● Directions for this task
Provide again, from the entries below, every line from the one containing "An economist is" through the one containing "0.93 | 215 |", exactly as written, and no other line.

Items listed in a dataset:
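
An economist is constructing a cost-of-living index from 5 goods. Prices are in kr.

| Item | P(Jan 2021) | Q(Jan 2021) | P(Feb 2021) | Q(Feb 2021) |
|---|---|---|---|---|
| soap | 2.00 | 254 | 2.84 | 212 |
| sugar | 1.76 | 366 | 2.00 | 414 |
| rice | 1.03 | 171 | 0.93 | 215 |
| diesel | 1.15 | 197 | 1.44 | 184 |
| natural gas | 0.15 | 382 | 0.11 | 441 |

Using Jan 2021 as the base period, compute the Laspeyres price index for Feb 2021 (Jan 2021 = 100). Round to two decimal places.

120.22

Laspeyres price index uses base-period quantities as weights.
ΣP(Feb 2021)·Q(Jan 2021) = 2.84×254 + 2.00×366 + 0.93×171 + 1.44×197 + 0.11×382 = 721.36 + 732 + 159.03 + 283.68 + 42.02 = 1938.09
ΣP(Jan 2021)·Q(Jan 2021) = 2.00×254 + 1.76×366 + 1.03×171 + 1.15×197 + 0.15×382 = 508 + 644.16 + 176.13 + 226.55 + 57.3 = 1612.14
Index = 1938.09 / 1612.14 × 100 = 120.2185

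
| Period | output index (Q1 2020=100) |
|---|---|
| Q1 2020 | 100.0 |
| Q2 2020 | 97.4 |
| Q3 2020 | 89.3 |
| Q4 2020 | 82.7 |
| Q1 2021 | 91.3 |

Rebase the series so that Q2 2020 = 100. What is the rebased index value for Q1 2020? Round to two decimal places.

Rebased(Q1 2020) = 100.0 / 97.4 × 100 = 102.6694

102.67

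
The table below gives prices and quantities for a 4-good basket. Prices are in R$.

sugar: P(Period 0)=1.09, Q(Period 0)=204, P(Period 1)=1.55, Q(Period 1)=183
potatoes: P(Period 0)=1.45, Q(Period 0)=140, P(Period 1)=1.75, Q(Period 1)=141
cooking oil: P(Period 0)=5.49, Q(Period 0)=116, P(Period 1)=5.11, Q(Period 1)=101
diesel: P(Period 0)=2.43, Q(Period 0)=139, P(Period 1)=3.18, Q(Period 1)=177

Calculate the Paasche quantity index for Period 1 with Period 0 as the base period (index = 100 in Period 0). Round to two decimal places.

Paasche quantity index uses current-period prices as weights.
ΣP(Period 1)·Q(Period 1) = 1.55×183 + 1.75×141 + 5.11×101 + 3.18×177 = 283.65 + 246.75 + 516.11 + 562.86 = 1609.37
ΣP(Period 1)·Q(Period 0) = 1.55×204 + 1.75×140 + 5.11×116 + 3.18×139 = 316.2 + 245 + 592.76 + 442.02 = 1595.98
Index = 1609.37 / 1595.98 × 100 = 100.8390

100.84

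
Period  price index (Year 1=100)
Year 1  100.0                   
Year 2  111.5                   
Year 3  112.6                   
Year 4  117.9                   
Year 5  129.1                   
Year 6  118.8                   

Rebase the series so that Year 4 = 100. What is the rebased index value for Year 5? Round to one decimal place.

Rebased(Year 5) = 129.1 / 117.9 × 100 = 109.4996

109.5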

==

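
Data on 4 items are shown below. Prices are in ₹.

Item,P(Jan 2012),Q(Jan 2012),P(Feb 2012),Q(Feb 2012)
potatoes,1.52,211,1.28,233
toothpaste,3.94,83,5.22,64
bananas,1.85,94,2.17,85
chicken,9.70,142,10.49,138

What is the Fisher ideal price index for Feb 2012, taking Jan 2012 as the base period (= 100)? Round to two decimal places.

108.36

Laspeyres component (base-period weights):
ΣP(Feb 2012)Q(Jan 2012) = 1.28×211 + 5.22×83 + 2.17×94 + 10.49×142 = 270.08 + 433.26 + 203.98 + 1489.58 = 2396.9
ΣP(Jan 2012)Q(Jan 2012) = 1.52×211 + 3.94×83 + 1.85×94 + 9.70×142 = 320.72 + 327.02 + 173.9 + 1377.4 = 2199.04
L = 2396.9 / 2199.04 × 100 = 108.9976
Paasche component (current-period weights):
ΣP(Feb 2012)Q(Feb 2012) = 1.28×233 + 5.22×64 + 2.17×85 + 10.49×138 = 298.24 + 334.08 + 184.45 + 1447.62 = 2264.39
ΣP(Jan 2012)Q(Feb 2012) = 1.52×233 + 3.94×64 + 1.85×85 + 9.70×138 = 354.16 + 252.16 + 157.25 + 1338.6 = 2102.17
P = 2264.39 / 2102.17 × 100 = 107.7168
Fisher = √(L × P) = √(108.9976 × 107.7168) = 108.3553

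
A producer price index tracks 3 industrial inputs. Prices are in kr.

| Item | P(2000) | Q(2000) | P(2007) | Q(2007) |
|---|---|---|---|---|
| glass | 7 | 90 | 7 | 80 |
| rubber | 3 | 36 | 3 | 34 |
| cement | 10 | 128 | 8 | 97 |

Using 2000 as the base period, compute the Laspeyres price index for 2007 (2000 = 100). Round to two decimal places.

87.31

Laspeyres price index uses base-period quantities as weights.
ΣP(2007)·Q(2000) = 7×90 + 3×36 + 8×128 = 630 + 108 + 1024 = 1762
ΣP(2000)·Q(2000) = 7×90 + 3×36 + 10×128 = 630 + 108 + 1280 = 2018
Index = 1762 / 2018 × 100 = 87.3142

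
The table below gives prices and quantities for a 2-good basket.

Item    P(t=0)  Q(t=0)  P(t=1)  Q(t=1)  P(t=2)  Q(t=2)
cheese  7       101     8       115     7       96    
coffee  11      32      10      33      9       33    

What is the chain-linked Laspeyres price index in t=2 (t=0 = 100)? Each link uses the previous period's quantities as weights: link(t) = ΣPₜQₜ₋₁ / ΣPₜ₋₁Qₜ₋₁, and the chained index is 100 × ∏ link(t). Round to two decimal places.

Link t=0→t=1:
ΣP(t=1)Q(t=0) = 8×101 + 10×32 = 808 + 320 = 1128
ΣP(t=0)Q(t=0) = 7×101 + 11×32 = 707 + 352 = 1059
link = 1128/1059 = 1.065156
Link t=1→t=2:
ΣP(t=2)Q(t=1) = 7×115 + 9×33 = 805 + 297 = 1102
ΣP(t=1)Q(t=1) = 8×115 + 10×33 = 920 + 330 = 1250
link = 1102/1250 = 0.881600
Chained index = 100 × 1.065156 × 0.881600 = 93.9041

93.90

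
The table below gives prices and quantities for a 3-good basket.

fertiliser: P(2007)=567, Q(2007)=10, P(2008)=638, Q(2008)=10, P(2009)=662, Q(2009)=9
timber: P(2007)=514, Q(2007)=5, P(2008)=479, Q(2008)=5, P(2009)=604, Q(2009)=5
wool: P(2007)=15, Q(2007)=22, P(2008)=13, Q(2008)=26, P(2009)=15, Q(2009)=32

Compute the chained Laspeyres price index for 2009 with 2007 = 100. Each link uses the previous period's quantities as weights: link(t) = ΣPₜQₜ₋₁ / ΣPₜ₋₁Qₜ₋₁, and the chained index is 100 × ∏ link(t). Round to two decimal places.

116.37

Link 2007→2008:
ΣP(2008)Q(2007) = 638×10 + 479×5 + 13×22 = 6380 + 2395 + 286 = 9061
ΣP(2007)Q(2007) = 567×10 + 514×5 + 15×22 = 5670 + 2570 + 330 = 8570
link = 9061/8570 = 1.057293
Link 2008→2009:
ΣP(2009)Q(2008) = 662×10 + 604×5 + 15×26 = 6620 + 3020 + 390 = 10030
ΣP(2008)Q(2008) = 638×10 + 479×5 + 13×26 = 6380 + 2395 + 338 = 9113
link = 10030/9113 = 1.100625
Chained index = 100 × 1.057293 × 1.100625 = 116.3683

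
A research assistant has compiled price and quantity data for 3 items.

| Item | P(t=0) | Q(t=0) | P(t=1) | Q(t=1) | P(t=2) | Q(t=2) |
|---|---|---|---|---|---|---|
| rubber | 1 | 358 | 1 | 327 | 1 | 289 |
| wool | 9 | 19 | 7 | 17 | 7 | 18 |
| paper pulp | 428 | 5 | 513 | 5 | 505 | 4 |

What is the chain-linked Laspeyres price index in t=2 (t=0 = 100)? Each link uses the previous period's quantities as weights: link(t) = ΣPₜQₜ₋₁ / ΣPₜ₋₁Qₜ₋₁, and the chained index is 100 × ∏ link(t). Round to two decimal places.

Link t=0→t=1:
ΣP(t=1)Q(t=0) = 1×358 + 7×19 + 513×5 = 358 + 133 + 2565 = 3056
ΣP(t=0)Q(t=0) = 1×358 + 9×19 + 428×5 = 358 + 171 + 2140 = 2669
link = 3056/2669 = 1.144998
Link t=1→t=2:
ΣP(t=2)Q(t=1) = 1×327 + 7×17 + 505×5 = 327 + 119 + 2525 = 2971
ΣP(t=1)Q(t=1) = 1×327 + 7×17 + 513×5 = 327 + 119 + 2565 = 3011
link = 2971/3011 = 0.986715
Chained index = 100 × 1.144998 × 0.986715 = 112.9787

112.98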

==

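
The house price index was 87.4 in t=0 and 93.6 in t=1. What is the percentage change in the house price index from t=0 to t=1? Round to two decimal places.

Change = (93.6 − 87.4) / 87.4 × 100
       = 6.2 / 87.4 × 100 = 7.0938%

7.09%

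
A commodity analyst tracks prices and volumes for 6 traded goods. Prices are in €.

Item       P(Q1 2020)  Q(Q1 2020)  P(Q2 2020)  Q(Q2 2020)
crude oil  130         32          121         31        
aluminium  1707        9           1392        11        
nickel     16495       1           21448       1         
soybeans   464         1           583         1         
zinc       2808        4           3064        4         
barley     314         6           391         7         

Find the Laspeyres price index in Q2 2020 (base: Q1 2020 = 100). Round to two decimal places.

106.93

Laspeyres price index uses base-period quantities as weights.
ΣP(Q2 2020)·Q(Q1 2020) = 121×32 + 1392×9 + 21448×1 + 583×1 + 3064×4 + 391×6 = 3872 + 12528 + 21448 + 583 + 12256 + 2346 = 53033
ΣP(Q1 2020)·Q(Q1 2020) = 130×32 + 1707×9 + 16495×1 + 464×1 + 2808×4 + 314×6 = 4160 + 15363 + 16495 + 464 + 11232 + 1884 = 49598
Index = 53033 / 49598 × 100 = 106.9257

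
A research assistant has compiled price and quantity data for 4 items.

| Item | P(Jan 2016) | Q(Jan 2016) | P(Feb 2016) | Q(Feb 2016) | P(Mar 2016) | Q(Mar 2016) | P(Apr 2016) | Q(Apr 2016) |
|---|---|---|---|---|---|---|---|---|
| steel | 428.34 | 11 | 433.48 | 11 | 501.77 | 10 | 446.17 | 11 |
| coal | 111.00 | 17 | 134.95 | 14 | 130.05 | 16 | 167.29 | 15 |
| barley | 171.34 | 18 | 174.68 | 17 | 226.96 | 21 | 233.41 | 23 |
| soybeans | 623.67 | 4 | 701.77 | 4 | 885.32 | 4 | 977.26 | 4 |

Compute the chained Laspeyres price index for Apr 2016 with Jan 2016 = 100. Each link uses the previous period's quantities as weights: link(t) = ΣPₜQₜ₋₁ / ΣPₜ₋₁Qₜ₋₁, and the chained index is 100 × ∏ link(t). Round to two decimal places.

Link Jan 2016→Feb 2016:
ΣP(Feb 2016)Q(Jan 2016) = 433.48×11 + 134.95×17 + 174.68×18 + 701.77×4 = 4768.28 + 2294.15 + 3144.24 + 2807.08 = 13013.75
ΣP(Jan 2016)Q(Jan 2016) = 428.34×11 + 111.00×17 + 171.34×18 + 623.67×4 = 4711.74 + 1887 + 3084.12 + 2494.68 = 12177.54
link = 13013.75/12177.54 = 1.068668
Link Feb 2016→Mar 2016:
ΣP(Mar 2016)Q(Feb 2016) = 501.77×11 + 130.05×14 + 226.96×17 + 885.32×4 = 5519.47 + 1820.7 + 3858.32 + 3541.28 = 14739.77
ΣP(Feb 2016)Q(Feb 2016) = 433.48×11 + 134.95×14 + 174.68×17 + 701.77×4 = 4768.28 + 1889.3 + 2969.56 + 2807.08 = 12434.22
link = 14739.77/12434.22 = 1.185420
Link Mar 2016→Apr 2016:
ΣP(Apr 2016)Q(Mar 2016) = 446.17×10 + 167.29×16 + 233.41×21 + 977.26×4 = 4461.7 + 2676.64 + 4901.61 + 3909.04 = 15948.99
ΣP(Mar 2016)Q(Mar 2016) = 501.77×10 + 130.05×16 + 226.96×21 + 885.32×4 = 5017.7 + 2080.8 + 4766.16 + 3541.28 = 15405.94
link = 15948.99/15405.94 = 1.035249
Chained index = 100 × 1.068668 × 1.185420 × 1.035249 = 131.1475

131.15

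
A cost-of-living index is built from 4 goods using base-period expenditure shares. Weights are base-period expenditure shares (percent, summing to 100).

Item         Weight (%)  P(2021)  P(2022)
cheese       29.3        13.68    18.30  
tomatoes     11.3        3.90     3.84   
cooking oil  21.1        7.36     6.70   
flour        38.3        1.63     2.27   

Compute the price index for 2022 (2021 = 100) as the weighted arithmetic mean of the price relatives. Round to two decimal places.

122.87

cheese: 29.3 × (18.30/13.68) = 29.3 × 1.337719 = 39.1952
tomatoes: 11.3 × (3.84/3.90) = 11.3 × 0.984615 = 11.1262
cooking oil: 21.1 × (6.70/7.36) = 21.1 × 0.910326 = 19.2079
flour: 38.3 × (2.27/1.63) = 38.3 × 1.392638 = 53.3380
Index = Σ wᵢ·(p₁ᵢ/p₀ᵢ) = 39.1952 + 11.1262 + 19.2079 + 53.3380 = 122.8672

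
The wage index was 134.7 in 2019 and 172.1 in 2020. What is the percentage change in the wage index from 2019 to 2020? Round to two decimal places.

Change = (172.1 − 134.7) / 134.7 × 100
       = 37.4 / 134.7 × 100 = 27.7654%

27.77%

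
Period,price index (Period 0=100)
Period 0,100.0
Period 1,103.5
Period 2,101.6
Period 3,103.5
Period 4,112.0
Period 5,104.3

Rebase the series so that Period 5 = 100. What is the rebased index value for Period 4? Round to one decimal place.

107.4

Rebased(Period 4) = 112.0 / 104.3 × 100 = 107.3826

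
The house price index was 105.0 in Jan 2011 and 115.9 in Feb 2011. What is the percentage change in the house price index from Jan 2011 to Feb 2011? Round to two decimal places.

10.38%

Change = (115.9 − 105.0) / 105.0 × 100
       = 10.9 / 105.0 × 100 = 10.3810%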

● Exercise result
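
An economist is constructing a cost-of-living index from 5 goods. Prices are in kr.

| Item | P(Jan 2021) | Q(Jan 2021) | P(Feb 2021) | Q(Feb 2021) |
|---|---|---|---|---|
| soap | 2.00 | 254 | 2.84 | 212 |
| sugar | 1.76 | 366 | 2.00 | 414 |
| rice | 1.03 | 171 | 0.93 | 215 |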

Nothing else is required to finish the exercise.